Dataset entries
━━━━━━━━

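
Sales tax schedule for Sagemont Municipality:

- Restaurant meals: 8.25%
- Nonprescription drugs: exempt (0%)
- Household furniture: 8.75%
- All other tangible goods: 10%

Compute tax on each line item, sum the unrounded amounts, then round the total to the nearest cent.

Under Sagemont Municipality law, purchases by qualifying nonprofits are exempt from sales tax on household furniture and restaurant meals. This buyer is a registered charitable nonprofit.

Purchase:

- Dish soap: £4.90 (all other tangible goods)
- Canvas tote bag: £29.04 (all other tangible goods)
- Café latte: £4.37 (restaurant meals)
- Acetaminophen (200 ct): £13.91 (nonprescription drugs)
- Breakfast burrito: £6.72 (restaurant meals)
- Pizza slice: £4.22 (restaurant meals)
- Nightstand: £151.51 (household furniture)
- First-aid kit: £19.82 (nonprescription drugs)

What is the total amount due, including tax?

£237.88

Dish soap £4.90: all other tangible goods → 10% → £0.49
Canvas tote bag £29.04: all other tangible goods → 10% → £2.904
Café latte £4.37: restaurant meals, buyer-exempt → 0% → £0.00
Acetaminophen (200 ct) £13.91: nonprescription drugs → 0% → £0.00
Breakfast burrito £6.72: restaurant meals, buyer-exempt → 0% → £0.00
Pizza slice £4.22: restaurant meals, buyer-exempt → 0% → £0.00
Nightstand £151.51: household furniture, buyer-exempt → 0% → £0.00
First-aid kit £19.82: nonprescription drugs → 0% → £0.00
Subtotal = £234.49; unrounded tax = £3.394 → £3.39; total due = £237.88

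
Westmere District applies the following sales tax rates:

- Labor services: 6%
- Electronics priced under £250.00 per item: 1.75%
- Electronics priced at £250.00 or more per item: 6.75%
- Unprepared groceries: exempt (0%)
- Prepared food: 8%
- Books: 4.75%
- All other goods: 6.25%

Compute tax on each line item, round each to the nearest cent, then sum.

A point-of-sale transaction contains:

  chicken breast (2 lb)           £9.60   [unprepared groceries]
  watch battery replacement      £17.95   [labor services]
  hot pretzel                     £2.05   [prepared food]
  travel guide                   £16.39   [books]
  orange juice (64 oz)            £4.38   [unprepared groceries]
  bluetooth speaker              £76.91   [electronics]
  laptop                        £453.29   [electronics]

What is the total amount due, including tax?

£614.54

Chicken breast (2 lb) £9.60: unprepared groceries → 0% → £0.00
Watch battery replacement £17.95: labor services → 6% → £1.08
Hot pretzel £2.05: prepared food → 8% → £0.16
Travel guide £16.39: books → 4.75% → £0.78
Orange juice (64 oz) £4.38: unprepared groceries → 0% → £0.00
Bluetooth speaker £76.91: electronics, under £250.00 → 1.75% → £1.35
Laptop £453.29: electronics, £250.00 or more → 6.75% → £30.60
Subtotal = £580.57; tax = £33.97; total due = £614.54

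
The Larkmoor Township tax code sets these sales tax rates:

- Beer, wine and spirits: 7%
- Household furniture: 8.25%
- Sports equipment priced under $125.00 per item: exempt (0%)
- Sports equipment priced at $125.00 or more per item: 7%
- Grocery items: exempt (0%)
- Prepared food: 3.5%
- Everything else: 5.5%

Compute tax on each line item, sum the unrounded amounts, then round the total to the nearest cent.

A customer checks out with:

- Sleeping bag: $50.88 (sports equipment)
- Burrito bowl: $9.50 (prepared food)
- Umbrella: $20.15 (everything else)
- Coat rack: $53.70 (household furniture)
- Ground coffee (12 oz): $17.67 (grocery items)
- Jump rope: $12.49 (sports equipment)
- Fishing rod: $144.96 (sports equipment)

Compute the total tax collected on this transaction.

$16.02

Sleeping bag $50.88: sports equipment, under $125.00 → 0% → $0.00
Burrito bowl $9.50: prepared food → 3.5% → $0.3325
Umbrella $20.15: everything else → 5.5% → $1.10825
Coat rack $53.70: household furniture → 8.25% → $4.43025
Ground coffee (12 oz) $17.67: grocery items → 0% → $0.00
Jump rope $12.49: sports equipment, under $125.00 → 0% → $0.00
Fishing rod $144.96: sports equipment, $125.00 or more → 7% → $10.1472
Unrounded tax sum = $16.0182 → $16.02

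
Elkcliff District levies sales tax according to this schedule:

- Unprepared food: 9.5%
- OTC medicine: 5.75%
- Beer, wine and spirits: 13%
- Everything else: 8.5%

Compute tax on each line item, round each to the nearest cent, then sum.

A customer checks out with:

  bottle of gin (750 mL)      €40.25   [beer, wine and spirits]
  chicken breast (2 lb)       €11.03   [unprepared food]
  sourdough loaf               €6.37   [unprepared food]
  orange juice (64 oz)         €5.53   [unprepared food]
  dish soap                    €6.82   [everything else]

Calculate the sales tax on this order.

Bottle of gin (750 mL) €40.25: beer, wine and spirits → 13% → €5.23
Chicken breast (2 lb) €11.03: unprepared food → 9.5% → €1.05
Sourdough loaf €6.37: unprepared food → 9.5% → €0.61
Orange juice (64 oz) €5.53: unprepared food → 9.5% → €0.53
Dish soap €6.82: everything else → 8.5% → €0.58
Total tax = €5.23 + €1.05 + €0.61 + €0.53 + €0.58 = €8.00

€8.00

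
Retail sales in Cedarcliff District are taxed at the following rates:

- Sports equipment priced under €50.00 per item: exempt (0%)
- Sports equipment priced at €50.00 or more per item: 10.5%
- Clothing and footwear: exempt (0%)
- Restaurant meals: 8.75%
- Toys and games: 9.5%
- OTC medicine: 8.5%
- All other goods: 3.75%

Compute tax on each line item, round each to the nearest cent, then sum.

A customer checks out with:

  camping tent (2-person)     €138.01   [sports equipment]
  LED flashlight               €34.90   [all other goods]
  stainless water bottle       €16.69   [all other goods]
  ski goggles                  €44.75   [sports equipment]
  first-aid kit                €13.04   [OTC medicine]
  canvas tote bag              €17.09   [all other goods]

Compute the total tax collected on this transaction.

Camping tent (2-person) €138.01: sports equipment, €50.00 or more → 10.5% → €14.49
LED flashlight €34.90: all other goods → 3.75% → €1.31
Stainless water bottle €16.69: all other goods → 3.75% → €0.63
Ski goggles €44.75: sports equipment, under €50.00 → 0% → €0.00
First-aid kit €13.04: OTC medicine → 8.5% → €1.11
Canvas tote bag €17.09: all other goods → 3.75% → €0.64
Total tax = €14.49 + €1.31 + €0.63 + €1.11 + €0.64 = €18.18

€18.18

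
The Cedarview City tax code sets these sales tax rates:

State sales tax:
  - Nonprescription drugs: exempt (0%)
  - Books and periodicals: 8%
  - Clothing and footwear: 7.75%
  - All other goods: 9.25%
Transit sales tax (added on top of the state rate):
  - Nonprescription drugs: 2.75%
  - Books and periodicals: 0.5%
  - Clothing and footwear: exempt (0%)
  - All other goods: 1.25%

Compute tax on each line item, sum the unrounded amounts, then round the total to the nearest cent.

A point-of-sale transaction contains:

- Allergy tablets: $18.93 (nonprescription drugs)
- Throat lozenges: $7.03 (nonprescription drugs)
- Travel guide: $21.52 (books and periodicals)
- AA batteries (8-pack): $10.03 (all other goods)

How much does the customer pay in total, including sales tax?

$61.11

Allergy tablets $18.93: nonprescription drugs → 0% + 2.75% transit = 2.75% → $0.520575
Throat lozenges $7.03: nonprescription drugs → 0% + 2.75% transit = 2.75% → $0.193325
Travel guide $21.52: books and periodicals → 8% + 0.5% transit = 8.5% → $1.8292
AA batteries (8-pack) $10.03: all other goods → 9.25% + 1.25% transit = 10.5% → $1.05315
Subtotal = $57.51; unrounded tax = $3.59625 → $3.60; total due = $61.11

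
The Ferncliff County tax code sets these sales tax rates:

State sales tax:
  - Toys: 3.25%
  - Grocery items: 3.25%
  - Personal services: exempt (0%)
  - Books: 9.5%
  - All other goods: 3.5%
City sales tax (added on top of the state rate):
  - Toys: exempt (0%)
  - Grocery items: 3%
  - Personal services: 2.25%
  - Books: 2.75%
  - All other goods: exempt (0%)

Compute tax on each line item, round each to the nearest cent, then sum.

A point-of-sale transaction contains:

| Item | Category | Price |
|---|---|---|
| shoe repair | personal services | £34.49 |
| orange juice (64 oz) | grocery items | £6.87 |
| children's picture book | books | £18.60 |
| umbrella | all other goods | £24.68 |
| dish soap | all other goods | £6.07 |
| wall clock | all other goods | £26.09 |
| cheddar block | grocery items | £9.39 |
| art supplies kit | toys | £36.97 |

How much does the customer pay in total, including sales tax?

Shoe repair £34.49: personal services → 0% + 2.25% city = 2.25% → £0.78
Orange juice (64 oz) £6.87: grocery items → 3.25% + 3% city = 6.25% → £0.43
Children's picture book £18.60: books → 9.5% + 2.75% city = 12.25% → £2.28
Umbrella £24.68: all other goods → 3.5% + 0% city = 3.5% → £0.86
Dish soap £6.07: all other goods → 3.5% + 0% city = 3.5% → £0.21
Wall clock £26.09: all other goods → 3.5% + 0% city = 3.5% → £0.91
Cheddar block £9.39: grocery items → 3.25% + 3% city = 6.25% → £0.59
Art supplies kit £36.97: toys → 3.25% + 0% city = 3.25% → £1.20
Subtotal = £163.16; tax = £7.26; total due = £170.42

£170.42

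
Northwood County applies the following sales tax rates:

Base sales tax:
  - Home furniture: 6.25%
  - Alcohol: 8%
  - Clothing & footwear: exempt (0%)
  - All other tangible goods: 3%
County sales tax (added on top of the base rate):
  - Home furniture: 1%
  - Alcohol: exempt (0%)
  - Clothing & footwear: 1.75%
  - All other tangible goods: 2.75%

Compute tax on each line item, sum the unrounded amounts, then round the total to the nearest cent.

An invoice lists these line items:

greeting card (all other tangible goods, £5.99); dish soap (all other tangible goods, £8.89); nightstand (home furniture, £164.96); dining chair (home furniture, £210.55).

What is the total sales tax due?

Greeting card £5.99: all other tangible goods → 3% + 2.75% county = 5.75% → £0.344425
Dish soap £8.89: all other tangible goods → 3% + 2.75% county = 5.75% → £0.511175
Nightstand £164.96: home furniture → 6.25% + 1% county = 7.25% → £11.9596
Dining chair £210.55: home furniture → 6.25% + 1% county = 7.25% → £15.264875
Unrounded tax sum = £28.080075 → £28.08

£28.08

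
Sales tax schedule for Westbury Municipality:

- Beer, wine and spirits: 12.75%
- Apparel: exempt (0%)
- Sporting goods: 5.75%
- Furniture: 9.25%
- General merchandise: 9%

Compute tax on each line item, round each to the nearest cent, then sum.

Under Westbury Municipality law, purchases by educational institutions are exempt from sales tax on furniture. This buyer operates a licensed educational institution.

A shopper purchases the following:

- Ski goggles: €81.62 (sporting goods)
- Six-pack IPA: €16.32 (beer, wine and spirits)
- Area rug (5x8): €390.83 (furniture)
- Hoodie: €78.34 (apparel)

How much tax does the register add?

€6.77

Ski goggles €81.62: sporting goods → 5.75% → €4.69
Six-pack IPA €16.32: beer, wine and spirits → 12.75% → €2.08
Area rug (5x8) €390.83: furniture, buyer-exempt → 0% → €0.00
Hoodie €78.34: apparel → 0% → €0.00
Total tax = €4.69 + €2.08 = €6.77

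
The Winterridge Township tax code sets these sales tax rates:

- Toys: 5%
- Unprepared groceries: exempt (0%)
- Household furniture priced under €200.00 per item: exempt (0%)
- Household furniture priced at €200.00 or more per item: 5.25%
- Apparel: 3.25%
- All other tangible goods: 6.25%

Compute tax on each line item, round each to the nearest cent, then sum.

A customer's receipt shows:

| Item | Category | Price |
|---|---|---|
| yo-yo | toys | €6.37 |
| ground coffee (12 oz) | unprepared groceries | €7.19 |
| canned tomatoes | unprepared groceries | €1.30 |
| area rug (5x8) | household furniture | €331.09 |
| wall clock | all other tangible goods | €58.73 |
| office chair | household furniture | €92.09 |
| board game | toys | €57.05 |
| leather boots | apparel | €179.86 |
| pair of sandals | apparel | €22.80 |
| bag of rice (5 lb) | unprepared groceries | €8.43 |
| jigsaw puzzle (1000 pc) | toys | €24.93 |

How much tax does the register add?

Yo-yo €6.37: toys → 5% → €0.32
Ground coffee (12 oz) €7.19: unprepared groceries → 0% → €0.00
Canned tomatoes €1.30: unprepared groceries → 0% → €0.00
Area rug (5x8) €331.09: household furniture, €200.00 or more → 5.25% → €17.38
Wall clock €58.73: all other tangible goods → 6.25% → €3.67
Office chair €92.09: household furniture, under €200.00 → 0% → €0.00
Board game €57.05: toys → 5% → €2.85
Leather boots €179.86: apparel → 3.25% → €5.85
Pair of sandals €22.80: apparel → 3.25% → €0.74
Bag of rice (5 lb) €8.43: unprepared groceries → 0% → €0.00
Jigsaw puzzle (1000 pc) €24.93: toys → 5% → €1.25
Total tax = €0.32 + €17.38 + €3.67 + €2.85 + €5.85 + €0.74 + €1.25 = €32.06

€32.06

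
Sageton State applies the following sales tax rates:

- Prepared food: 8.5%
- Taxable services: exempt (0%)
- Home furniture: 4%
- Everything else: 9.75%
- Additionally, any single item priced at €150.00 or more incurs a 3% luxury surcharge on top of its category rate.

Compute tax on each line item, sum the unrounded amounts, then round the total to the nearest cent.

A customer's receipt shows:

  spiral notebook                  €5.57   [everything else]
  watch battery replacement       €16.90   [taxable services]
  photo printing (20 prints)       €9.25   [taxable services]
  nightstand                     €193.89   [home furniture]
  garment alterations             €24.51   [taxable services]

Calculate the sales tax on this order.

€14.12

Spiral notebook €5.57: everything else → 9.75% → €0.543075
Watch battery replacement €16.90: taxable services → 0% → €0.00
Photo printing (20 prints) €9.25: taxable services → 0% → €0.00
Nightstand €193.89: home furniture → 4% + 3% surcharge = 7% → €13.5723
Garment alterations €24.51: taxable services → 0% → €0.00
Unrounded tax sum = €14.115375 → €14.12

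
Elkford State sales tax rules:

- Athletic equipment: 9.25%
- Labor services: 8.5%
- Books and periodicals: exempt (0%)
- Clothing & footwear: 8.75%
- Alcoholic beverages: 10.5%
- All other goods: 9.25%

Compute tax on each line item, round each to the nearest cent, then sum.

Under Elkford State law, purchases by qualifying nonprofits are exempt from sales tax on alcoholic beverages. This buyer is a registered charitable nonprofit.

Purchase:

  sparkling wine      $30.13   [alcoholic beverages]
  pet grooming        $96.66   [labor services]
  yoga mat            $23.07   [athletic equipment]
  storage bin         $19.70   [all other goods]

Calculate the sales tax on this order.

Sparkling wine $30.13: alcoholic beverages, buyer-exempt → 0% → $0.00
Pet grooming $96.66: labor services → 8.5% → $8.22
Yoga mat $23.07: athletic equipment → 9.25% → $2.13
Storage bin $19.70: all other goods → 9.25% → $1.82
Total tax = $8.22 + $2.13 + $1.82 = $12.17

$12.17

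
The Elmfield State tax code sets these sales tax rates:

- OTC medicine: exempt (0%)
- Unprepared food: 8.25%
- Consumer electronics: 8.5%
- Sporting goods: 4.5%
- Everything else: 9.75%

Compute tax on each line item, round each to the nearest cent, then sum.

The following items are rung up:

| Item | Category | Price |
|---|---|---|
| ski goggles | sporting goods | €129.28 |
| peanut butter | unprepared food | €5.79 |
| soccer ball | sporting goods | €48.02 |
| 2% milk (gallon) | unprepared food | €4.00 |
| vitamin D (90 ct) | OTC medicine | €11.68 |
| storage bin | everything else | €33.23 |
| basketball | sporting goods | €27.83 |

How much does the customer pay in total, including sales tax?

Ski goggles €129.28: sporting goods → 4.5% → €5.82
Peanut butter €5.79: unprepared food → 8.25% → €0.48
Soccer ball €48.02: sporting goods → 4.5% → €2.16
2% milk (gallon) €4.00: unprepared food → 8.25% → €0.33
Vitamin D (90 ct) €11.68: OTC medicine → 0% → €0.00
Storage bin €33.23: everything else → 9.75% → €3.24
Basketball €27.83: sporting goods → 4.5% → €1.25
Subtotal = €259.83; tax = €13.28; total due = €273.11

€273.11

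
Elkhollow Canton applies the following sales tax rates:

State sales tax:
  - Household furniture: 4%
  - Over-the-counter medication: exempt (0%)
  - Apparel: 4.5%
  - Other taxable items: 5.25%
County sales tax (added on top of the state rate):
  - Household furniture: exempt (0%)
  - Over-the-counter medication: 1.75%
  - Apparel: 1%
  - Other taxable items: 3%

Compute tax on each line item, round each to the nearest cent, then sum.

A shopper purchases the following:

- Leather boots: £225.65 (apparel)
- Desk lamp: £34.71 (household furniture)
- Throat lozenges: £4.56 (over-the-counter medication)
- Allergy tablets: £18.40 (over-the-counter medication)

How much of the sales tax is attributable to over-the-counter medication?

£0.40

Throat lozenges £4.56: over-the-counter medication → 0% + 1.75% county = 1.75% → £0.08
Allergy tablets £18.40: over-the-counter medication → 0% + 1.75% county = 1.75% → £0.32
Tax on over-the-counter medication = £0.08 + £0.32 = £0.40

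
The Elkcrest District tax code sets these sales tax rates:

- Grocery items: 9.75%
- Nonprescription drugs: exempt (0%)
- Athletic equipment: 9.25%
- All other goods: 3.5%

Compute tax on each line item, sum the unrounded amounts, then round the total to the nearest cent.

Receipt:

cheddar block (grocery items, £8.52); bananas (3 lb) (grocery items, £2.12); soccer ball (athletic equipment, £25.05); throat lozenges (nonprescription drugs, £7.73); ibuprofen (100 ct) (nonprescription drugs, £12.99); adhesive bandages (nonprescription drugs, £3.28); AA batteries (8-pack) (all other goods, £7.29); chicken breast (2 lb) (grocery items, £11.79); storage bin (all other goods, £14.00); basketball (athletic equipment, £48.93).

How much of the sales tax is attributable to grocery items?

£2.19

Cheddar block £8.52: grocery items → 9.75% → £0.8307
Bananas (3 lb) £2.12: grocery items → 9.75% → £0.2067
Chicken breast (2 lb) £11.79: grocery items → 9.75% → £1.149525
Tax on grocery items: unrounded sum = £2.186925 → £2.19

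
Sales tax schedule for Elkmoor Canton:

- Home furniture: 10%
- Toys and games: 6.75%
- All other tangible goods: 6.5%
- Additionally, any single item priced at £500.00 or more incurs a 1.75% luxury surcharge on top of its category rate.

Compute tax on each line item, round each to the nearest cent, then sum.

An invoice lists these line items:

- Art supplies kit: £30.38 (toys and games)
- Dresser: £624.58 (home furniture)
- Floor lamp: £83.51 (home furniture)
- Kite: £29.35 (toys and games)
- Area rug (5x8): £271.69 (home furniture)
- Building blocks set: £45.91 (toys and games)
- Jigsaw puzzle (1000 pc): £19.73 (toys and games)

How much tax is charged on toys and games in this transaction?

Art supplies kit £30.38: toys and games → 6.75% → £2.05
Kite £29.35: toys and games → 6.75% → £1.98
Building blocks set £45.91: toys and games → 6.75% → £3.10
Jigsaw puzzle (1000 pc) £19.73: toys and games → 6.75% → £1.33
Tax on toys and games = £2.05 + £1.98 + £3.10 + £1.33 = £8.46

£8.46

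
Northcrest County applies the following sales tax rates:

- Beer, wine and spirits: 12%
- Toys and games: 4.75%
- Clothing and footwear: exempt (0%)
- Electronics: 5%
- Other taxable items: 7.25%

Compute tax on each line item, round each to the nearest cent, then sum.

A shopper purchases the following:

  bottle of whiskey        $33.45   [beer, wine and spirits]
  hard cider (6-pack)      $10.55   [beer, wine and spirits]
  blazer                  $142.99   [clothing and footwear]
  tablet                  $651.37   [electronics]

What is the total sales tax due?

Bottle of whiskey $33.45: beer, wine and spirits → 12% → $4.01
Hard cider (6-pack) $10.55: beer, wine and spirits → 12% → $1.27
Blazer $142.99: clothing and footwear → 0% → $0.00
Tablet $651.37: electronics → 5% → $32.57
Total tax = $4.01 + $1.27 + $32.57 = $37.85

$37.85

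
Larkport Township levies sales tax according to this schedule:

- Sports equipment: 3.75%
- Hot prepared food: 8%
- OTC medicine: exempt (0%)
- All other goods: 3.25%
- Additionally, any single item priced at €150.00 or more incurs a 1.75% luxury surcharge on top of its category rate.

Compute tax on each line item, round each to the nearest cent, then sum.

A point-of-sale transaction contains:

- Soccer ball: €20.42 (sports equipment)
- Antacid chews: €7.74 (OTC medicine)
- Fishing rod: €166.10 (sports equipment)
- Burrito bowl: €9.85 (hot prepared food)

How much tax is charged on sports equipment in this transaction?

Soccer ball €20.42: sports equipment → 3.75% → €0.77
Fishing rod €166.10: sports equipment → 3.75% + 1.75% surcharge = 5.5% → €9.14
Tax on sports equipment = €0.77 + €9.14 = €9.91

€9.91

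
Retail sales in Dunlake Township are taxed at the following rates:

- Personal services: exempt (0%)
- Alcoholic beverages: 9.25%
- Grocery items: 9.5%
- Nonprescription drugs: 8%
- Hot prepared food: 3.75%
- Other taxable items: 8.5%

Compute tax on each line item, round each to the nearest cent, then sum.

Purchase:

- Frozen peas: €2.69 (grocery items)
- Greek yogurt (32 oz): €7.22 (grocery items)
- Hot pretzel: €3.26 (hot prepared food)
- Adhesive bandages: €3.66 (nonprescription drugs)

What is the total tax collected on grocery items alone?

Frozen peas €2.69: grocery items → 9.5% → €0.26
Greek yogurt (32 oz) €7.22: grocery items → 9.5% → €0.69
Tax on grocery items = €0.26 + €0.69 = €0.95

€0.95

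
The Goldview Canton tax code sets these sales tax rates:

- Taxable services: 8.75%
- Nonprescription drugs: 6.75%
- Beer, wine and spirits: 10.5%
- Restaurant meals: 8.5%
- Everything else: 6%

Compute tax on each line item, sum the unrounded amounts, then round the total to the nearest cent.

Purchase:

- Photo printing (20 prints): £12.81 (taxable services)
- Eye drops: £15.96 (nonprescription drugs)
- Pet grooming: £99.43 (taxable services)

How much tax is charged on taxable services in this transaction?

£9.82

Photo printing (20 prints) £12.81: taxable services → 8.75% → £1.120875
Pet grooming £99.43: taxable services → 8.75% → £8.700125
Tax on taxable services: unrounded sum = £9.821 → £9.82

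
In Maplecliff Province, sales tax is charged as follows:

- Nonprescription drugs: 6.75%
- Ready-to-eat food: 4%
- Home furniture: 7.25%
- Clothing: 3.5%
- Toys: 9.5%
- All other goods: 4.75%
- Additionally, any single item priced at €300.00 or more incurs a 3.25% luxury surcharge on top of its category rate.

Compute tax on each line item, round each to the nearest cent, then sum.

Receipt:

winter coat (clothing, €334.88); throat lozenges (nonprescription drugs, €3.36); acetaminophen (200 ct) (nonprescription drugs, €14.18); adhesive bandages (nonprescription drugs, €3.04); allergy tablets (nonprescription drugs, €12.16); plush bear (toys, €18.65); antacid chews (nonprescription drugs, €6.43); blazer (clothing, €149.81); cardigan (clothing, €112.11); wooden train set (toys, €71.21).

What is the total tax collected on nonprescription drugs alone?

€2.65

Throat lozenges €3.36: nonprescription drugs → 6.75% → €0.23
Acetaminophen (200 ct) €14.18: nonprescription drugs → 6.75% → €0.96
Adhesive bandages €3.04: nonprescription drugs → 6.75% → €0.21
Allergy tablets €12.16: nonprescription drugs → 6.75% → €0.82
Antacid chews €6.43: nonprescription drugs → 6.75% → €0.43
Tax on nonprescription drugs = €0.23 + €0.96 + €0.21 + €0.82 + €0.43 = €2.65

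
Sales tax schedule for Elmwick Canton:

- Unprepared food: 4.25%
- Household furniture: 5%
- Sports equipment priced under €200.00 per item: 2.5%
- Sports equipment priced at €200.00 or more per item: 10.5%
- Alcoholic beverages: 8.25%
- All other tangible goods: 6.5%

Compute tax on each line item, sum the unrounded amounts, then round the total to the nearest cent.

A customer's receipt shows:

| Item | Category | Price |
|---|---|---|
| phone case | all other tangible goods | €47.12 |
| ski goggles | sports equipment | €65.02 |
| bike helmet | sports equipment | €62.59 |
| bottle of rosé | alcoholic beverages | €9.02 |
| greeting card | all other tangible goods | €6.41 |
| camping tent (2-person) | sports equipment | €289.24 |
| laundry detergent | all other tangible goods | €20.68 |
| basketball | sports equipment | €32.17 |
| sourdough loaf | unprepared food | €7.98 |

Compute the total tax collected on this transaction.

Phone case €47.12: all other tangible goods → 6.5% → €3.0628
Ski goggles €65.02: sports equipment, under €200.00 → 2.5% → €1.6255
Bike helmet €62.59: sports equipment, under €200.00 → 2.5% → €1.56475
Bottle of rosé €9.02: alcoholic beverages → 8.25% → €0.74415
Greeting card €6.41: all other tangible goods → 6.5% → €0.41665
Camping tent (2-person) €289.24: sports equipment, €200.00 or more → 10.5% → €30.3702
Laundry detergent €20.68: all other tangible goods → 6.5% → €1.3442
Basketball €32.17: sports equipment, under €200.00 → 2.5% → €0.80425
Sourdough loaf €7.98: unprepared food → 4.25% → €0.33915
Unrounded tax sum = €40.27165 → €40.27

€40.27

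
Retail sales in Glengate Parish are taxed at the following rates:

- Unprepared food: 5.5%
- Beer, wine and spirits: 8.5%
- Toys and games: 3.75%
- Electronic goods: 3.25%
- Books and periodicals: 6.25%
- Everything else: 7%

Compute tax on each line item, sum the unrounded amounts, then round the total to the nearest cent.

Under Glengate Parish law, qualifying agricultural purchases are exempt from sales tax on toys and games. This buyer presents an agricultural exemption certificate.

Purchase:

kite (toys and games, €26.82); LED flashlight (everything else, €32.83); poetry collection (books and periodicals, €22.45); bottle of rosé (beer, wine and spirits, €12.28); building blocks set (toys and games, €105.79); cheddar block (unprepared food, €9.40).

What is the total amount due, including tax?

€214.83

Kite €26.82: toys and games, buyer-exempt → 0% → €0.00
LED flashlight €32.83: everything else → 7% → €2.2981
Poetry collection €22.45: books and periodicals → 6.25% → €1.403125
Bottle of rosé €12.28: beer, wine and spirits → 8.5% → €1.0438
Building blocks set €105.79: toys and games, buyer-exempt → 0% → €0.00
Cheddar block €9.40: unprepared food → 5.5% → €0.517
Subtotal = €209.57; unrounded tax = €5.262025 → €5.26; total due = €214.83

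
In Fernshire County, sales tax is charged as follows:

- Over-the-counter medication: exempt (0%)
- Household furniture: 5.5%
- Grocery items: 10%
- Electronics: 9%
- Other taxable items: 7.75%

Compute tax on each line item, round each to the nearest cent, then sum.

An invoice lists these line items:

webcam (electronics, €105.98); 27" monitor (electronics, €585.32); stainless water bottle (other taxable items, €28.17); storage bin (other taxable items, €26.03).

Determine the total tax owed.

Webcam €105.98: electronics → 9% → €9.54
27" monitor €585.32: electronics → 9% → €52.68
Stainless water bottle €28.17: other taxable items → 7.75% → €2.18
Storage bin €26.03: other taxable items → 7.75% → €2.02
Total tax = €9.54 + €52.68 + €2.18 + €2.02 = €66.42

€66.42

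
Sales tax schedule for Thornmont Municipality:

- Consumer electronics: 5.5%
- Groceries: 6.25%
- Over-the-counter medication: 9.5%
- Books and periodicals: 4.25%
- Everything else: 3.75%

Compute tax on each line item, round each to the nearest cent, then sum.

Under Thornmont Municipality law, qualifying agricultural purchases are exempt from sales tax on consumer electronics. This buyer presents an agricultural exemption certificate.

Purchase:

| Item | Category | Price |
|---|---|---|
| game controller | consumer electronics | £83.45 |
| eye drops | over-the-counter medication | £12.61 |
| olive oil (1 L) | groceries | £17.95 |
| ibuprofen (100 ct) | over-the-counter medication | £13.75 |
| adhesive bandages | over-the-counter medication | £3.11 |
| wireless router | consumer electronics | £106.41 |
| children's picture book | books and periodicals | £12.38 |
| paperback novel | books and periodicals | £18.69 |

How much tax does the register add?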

━━━━━━━━

• [Problem statement] Above are the records. Print exactly, and only, the lines from the line with "- Household furniture: exempt (0%)" to the line with "- Throat lozenges: £4.56", both inclusive.

• [Answer to the problem]
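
  - Household furniture: exempt (0%)
  - Over-the-counter medication: 1.75%
  - Apparel: 1%
  - Other taxable items: 3%

Compute tax on each line item, round each to the nearest cent, then sum.

A shopper purchases the following:

- Leather boots: £225.65 (apparel)
- Desk lamp: £34.71 (household furniture)
- Throat lozenges: £4.56 (over-the-counter medication)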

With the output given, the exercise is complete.